> **Task directions**:
Whether an entry is long or short, retype it exactly.

** Dataset entries follows **

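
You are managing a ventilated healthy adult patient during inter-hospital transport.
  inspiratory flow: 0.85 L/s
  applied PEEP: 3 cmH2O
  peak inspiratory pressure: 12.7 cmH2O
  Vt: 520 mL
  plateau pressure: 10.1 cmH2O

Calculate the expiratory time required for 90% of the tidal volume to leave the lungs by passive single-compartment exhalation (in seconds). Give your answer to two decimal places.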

** End of Dataset entries **

> **Response**:
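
You are managing a ventilated healthy adult patient during inter-hospital transport.
  inspiratory flow: 0.85 L/s
  applied PEEP: 3 cmH2O
  peak inspiratory pressure: 12.7 cmH2O
  Vt: 520 mL
  plateau pressure: 10.1 cmH2O

Calculate the expiratory time required for 90% of the tidal volume to leave the lungs by passive single-compartment exhalation (in seconds). Give your answer to two decimal places.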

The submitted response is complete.